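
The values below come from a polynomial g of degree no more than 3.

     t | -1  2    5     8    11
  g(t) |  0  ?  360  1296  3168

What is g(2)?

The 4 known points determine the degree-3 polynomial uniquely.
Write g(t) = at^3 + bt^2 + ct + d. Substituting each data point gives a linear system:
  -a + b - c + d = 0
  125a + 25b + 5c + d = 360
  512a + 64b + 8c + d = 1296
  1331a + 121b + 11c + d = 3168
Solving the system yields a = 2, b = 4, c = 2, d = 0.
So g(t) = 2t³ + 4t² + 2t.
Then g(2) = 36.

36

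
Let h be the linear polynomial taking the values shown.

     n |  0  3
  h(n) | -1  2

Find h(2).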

# # # # #

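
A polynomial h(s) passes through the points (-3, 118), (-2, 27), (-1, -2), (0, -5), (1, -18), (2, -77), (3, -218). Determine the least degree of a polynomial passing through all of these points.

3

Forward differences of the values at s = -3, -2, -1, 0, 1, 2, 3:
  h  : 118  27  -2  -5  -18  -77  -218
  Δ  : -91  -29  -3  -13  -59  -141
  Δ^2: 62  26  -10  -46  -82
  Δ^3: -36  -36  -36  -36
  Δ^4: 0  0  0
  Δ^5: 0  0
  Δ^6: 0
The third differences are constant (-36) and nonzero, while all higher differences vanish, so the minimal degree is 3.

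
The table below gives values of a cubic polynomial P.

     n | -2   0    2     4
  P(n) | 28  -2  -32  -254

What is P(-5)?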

# # # # #

### EXERCISE
Find "The table below" in the entries above and copy that whole line exactly, then each line after it through the line that contains "What is P(-5)?".

### RESULT FOR THIS TASK
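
The table below gives values of a cubic polynomial P.

     n | -2   0    2     4
  P(n) | 28  -2  -32  -254

What is P(-5)?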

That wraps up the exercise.